• Activity:
Below is a listing. Write out exactly its lines between the one holding "List F, Te, Si, and" and the one holding "(C) F has a higher IE₁ than Sn", inclusive.

• The records:
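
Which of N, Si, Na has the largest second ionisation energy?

Na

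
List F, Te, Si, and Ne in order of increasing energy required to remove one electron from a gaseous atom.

Si, Te, F, Ne

Removing the outermost electron gets harder across a period and easier down a group.
These span different periods and groups, so the two trends combine.
Te > Si: period and group pull opposite ways; the across-period shift dominates (869 vs 786 kJ/mol).
F > Te: both effects reinforce here, so F is clearly the higher of the two.
Ne > F: both are in period 2; the period trend gives Ne the larger value.
Tabulated first ionization energy (kJ/mol): F 1681, Ne 2081, Si 786, Te 869.
So from lowest to highest: Si < Te < F < Ne.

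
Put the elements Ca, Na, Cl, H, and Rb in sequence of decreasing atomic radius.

Rb, Ca, Na, Cl, H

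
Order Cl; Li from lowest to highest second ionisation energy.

After 1 electron has been removed, what remains? Cl⁺ still has 6 valence electrons; Li⁺ is the bare [He] core.
Core electrons are held far more tightly than valence electrons, so Li tops the IE_2 order.
Approximate IE_2 values (kJ/mol): Cl 2298, Li 7298.
Putting it together, IE_2: Cl < Li.

Cl < Li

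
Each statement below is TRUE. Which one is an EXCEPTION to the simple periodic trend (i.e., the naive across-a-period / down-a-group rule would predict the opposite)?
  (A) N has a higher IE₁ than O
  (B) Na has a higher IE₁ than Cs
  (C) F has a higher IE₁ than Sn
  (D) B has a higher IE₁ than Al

(A)

The general trend: IE₁ increases across a period and decreases down a group.
(A) N (period 2, group 15) vs O (period 2, group 16): the stated order contradicts the simple trend.
(B) Na (period 3, group 1) vs Cs (period 6, group 1): the stated order agrees with the simple trend.
(C) F (period 2, group 17) vs Sn (period 5, group 14): the stated order agrees with the simple trend.
(D) B (period 2, group 13) vs Al (period 3, group 13): the stated order agrees with the simple trend.
The exception is (A): pairing an electron in O's 2p⁴ costs repulsion energy, so O ionizes more easily than half-filled N (2p³).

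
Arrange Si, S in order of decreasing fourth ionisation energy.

S > Si

Consider each +3 ion: Si³⁺ still has 1 valence electron; S³⁺ still has 3 valence electrons.
All are still removing valence electrons, so compare the +3 ions as you would atoms: IE_4 generally rises across a period (higher Z_eff) and falls down a group (larger shell), subject to the usual subshell exceptions.
Valence configurations: Si³⁺ [Ne]3s¹, S³⁺ [Ne]3s²3p¹.
Approximate IE_4 values (kJ/mol): Si 4356, S 4556.
Hence IE_4: Si < S.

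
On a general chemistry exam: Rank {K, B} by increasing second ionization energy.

B < K

Consider each +1 ion: K⁺ is the bare [Ar] core; B⁺ still has 2 valence electrons.
Core electrons are held far more tightly than valence electrons, so K tops the IE_2 order.
Tabulated IE_2 (kJ/mol): K 3052, B 2427.
So the second ionization energies run B < K.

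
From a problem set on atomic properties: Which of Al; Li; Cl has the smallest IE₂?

After 1 electron has been removed, what remains? Al⁺ still has 2 valence electrons; Li⁺ is the bare [He] core; Cl⁺ still has 6 valence electrons.
Breaking into a closed-shell core is much more expensive than removing a leftover valence electron — Li has the largest IE_2 here.
Valence configurations: Al⁺ [Ne]3s², Cl⁺ [Ne]3s²3p⁴.
The numbers (kJ/mol): Al 1817, Li 7298, Cl 2298.
Hence IE_2: Al < Cl < Li.

Al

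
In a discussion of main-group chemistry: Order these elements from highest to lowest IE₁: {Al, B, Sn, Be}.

Be is in period 2, group 2; B is in period 2, group 13; Al is in period 3, group 13; Sn is in period 5, group 14.
Across a period the outer electron is held more tightly (higher IE₁); down a group it sits in a higher shell, more shielded, and comes off more easily.
Neither a single period nor a single group — weigh both effects.
Sn > Al: period and group pull opposite ways; the across-period shift dominates (709 vs 578 kJ/mol).
B > Sn: period and group pull opposite ways; the down-group shift dominates (801 vs 709 kJ/mol).
Be > B: this pair runs against the simple trend — see the exception note.
Note the exception: Be has a higher first ionization energy than B, contrary to the simple trend — removing B's lone 2p electron is easier than breaking Be's filled 2s².
Tabulated first ionization energy (kJ/mol): Be 900, B 801, Al 578, Sn 709.
So from highest to lowest: Be > B > Sn > Al.

Be > B > Sn > Al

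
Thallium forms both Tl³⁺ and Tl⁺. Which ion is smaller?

Tl³⁺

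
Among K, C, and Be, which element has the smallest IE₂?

Be

After 1 electron has been removed, what remains? K⁺ is the bare [Ar] core; C⁺ still has 3 valence electrons; Be⁺ still has 1 valence electron.
Core electrons are held far more tightly than valence electrons, so K tops the IE_2 order.
Valence configurations: C⁺ [He]2s²2p¹, Be⁺ [He]2s¹.
The numbers (kJ/mol): K 3052, C 2353, Be 1757.
Hence IE_2: Be < C < K.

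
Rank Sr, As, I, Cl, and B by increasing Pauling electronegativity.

Sr < B < As < I < Cl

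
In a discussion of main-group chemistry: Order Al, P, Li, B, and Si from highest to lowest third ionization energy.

Li > B > Si > P > Al

Consider each +2 ion: Al²⁺ still has 1 valence electron; P²⁺ still has 3 valence electrons; Li²⁺ is already 1 electron into the core; B²⁺ still has 1 valence electron; Si²⁺ still has 2 valence electrons.
Pulling an electron out of a noble-gas core costs far more than removing a remaining valence electron, so Li sits at the high end of IE_3.
Valence configurations: Al²⁺ [Ne]3s¹, P²⁺ [Ne]3s²3p¹, B²⁺ [He]2s¹, Si²⁺ [Ne]3s².
P²⁺ loses a lone 3p electron whereas Si²⁺ must break into a filled 3s² pair, so IE_3(Si) > IE_3(P) even though P has the higher nuclear charge.
Tabulated IE_3 (kJ/mol): Al 2745, P 2914, Li 11815, B 3660, Si 3232.
So the third ionization energies run Al < P < Si < B < Li.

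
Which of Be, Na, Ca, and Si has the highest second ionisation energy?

Na

IE_2 is the cost of taking one more electron from the +1 cation: Be⁺ still has 1 valence electron; Na⁺ is the bare [Ne] core; Ca⁺ still has 1 valence electron; Si⁺ still has 3 valence electrons.
Pulling an electron out of a noble-gas core costs far more than removing a remaining valence electron, so Na sits at the high end of IE_2.
Valence configurations: Be⁺ [He]2s¹, Ca⁺ [Ar]4s¹, Si⁺ [Ne]3s²3p¹.
Approximate IE_2 values (kJ/mol): Be 1757, Na 4562, Ca 1145, Si 1577.
Overall IE_2 order: Ca < Si < Be < Na.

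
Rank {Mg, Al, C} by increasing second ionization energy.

Mg, Al, C

Consider each +1 ion: Mg⁺ still has 1 valence electron; Al⁺ still has 2 valence electrons; C⁺ still has 3 valence electrons.
All are still removing valence electrons, so compare the +1 ions as you would atoms: IE_2 generally rises across a period (higher Z_eff) and falls down a group (larger shell), subject to the usual subshell exceptions.
Valence configurations: Mg⁺ [Ne]3s¹, Al⁺ [Ne]3s², C⁺ [He]2s²2p¹.
Tabulated IE_2 (kJ/mol): Mg 1451, Al 1817, C 2353.
Putting it together, IE_2: Mg < Al < C.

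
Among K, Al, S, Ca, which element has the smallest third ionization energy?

IE_3 is the cost of taking one more electron from the +2 cation: K²⁺ is already 1 electron into the core; Al²⁺ still has 1 valence electron; S²⁺ still has 4 valence electrons; Ca²⁺ is the bare [Ar] core.
Core electrons are held far more tightly than valence electrons, so K and Ca top the IE_3 order.
Valence configurations: Al²⁺ [Ne]3s¹, S²⁺ [Ne]3s²3p².
Tabulated IE_3 (kJ/mol): K 4420, Al 2745, S 3357, Ca 4912.
Overall IE_3 order: Al < S < K < Ca.

Al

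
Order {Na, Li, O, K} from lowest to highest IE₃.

K, O, Na, Li

Consider each +2 ion: Na²⁺ is already 1 electron into the core; Li²⁺ is already 1 electron into the core; O²⁺ still has 4 valence electrons; K²⁺ is already 1 electron into the core.
Usually core removal costs more than valence removal, but here the competition is close: a tightly held n=2 valence electron can cost more to remove than an n=3 core electron, so the actual values have to decide it.
Approximate IE_3 values (kJ/mol): Na 6910, Li 11815, O 5300, K 4420.
So the third ionization energies run K < O < Na < Li.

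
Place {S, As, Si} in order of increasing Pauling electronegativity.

Si is in period 3, group 14; S is in period 3, group 16; As is in period 4, group 15.
Smaller atoms with higher effective nuclear charge are more electronegative.
Neither a single period nor a single group — weigh both effects.
As > Si: period and group pull opposite ways; the across-period shift dominates (2.18 vs 1.90).
S > As: relative to As, both the across-period and down-group shifts push S's electronegativity up.
Tabulated electronegativity (Pauling): Si 1.90, S 2.58, As 2.18.
So from lowest to highest: Si < As < S.

Si, As, S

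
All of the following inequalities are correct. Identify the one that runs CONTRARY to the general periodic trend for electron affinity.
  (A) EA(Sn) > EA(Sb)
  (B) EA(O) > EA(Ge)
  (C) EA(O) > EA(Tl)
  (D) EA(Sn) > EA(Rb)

The general trend: electron affinity increases across a period and decreases down a group.
(A) Sn (period 5, group 14) vs Sb (period 5, group 15): the stated order contradicts the simple trend.
(B) O (period 2, group 16) vs Ge (period 4, group 14): the stated order agrees with the simple trend.
(C) O (period 2, group 16) vs Tl (period 6, group 13): the stated order agrees with the simple trend.
(D) Sn (period 5, group 14) vs Rb (period 5, group 1): the stated order agrees with the simple trend.
The exception is (A): adding an electron to Sb's half-filled 5p³ is unfavourable, so Sn has the more exothermic EA.

(A)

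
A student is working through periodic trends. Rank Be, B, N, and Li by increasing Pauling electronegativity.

Li < Be < B < N

Li is in period 2, group 1; Be is in period 2, group 2; B is in period 2, group 13; N is in period 2, group 15.
Smaller atoms with higher effective nuclear charge are more electronegative.
All lie in period 2, so electronegativity increases left to right.
So from lowest to highest: Li < Be < B < N.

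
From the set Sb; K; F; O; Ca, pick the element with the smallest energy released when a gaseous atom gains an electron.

O is in period 2, group 16; F is in period 2, group 17; K is in period 4, group 1; Ca is in period 4, group 2; Sb is in period 5, group 15.
Electron affinity generally becomes more exothermic across a period toward the halogens and less exothermic down a group.
Neither a single period nor a single group — weigh both effects.
K > Ca: this pair runs against the simple trend — see the exception note.
Sb > K: the two effects oppose for this pair; the across-period effect wins (103 vs 48 kJ/mol).
O > Sb: both effects reinforce here, so O is clearly the higher of the two.
F > O: F lies to the right of O in period 2, so the across-period effect alone puts F higher.
Note the exception: K has a higher electron affinity than Ca, contrary to the simple trend — adding an electron to Ca (ns²) has to open a new, higher-energy np subshell, which is unfavourable.
For reference (kJ/mol): O 141, F 328, K 48, Ca 2, Sb 103.
The smallest energy released when a gaseous atom gains an electron among these belongs to Ca.

Ca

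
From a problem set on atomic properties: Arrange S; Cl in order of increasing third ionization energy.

After 2 electrons have been removed, what remains? S²⁺ still has 4 valence electrons; Cl²⁺ still has 5 valence electrons.
All are still removing valence electrons, so compare the +2 ions as you would atoms: IE_3 generally rises across a period (higher Z_eff) and falls down a group (larger shell), subject to the usual subshell exceptions.
Valence configurations: S²⁺ [Ne]3s²3p², Cl²⁺ [Ne]3s²3p³.
Approximate IE_3 values (kJ/mol): S 3357, Cl 3822.
Overall IE_3 order: S < Cl.

S < Cl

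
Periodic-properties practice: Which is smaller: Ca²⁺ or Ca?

Ca²⁺

Forming Ca²⁺ removes 2 electrons from Ca. Fewer electrons for the same nuclear charge means less shielding and a higher Z_eff on the remaining electrons, and for main-group metals the entire outer shell is lost.
A cation is smaller than its parent atom: Ca²⁺ < Ca.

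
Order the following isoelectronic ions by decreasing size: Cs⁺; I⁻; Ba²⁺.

All of these have 54 electrons, so size is governed by nuclear charge alone: the more protons, the stronger the pull on the same electron cloud, and the smaller the ion.
Nuclear charges: Ba²⁺ (Z=56), Cs⁺ (Z=55), I⁻ (Z=53).
Largest to smallest: I⁻ > Cs⁺ > Ba²⁺.

I⁻ > Cs⁺ > Ba²⁺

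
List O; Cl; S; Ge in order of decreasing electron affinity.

Cl > S > O > Ge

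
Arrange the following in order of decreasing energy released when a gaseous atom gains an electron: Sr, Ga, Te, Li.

Adding an electron releases more energy for atoms nearer the top right (short of the noble gases).
Here both period and group differ, so the two effects have to be weighed against each other.
Ga > Sr: relative to Sr, both the across-period and down-group shifts push Ga's electron affinity up.
Li > Ga: the two effects oppose for this pair; the down-group effect wins (60 vs 29 kJ/mol).
Te > Li: period and group pull opposite ways; the across-period shift dominates (190 vs 60 kJ/mol).
Tabulated electron affinity (kJ/mol): Li 60, Ga 29, Sr 5, Te 190.
So from highest to lowest: Te > Li > Ga > Sr.

Te, Li, Ga, Sr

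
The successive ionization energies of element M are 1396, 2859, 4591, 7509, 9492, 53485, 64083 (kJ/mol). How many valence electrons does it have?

5

Look for the largest jump between consecutive ionization energies: IE6/IE5 ≈ 5.6, far larger than any earlier ratio.
That jump marks the point where a core electron is being removed. So the atom has 5 valence electrons.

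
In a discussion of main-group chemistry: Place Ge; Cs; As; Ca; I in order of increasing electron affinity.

Ca is in period 4, group 2; Ge is in period 4, group 14; As is in period 4, group 15; I is in period 5, group 17; Cs is in period 6, group 1.
EA tends to increase across a period and decrease down a group, though the pattern is less regular than for IE or radius.
These span different periods and groups, so the two trends combine.
Cs > Ca: this pair runs against the simple trend — see the exception note.
As > Cs: relative to Cs, both the across-period and down-group shifts push As's electron affinity up.
Ge > As: this pair runs against the simple trend — see the exception note.
I > Ge: period and group pull opposite ways; the across-period shift dominates (295 vs 119 kJ/mol).
Note the exception: Cs has a higher electron affinity than Ca, contrary to the simple trend — adding an electron to Ca (ns²) has to open a new, higher-energy np subshell, which is unfavourable.
Note the exception: Ge has a higher electron affinity than As, contrary to the simple trend — adding an electron to As's half-filled 4p³ is unfavourable, so Ge (4p²) has the more exothermic EA.
Approximate values (kJ/mol): Ca 2, Ge 119, As 78, I 295, Cs 46.
So from lowest to highest: Ca < Cs < As < Ge < I.

Ca < Cs < As < Ge < I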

• Exercise solution:
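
List F, Te, Si, and Ne in order of increasing energy required to remove one electron from a gaseous atom.

Si, Te, F, Ne

Removing the outermost electron gets harder across a period and easier down a group.
These span different periods and groups, so the two trends combine.
Te > Si: period and group pull opposite ways; the across-period shift dominates (869 vs 786 kJ/mol).
F > Te: both effects reinforce here, so F is clearly the higher of the two.
Ne > F: both are in period 2; the period trend gives Ne the larger value.
Tabulated first ionization energy (kJ/mol): F 1681, Ne 2081, Si 786, Te 869.
So from lowest to highest: Si < Te < F < Ne.

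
Put the elements Ca, Na, Cl, H, and Rb in sequence of decreasing atomic radius.

Rb, Ca, Na, Cl, H

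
Order Cl; Li from lowest to highest second ionisation energy.

After 1 electron has been removed, what remains? Cl⁺ still has 6 valence electrons; Li⁺ is the bare [He] core.
Core electrons are held far more tightly than valence electrons, so Li tops the IE_2 order.
Approximate IE_2 values (kJ/mol): Cl 2298, Li 7298.
Putting it together, IE_2: Cl < Li.

Cl < Li

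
Each statement below is TRUE. Which one is an EXCEPTION to the simple periodic trend (i.e., the naive across-a-period / down-a-group rule would predict the opposite)?
  (A) N has a higher IE₁ than O
  (B) Na has a higher IE₁ than Cs
  (C) F has a higher IE₁ than Sn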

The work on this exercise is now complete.